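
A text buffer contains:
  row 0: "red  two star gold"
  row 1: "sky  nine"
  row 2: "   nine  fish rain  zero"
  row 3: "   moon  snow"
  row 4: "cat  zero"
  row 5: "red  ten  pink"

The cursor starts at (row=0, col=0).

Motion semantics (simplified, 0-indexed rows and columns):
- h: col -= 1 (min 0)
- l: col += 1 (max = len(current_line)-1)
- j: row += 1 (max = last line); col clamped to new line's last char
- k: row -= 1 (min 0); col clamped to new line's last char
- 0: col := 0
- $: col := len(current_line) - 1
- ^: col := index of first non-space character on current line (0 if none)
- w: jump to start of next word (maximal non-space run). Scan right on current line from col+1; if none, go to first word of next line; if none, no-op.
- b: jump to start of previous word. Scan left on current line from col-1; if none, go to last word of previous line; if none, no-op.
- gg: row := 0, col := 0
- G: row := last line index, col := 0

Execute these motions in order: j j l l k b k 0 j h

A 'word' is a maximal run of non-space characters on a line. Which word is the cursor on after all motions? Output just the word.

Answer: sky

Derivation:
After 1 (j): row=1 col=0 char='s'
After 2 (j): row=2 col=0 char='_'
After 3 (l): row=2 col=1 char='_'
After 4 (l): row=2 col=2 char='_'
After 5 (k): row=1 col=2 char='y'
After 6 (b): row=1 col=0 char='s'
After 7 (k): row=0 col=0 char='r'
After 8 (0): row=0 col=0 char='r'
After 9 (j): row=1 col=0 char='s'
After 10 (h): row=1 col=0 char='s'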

───

*EXERCISE BRIEF*
After locating the line that contains "- h: col -= 1 (min 0)", please copy exactly every line from the start of the records through it, and nothing else.

*SOLUTION FOR THIS TASK*
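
A text buffer contains:
  row 0: "red  two star gold"
  row 1: "sky  nine"
  row 2: "   nine  fish rain  zero"
  row 3: "   moon  snow"
  row 4: "cat  zero"
  row 5: "red  ten  pink"

The cursor starts at (row=0, col=0).

Motion semantics (simplified, 0-indexed rows and columns):
- h: col -= 1 (min 0)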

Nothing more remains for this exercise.